Saved data entries:
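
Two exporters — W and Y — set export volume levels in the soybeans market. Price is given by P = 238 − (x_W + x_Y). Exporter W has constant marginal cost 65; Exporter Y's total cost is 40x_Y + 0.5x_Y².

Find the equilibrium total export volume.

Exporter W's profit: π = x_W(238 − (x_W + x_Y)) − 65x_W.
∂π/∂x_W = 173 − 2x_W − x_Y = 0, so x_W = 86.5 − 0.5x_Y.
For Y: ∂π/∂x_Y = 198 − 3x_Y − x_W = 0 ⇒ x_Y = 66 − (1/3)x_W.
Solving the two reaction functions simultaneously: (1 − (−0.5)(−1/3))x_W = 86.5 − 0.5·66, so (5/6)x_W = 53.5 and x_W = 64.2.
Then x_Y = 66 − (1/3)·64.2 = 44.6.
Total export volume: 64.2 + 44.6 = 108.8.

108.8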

- **WHAT TO PRODUCE**: Write the entries above out again. Match them exactly.

- **SOLVED PROBLEM**:
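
Two exporters — W and Y — set export volume levels in the soybeans market. Price is given by P = 238 − (x_W + x_Y). Exporter W has constant marginal cost 65; Exporter Y's total cost is 40x_Y + 0.5x_Y².

Find the equilibrium total export volume.

Exporter W's profit: π = x_W(238 − (x_W + x_Y)) − 65x_W.
∂π/∂x_W = 173 − 2x_W − x_Y = 0, so x_W = 86.5 − 0.5x_Y.
For Y: ∂π/∂x_Y = 198 − 3x_Y − x_W = 0 ⇒ x_Y = 66 − (1/3)x_W.
Solving the two reaction functions simultaneously: (1 − (−0.5)(−1/3))x_W = 86.5 − 0.5·66, so (5/6)x_W = 53.5 and x_W = 64.2.
Then x_Y = 66 − (1/3)·64.2 = 44.6.
Total export volume: 64.2 + 44.6 = 108.8.

108.8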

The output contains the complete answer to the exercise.